What needs to be done → Using the listing below, set down exactly the lines starting at the line that contains "W$. What is" and ending at the line that contains "Answer: $5555032$", both included, and no others.

Extracted records →
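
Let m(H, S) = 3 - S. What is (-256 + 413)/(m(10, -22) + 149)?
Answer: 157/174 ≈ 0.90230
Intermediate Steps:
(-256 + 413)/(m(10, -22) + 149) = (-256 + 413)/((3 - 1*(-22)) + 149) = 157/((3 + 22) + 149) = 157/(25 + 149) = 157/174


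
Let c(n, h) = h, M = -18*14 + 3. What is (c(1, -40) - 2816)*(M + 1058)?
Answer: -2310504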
---
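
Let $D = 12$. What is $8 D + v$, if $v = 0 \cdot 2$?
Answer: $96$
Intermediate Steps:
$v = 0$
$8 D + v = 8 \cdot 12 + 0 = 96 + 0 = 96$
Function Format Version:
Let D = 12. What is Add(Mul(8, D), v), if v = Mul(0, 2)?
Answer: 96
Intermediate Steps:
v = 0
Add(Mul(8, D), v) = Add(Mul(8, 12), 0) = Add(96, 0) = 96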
--
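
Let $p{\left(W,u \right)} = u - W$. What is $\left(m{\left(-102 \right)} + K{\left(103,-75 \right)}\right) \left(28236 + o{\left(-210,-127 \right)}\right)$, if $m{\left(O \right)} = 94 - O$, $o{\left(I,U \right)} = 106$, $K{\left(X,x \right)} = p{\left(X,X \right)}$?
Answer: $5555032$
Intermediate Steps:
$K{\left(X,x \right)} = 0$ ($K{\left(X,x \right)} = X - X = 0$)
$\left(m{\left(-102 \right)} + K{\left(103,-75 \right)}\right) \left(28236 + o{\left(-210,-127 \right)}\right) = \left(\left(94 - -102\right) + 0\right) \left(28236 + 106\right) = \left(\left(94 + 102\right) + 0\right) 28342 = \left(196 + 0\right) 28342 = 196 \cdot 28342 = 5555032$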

Solution to this problem →
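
Let $p{\left(W,u \right)} = u - W$. What is $\left(m{\left(-102 \right)} + K{\left(103,-75 \right)}\right) \left(28236 + o{\left(-210,-127 \right)}\right)$, if $m{\left(O \right)} = 94 - O$, $o{\left(I,U \right)} = 106$, $K{\left(X,x \right)} = p{\left(X,X \right)}$?
Answer: $5555032$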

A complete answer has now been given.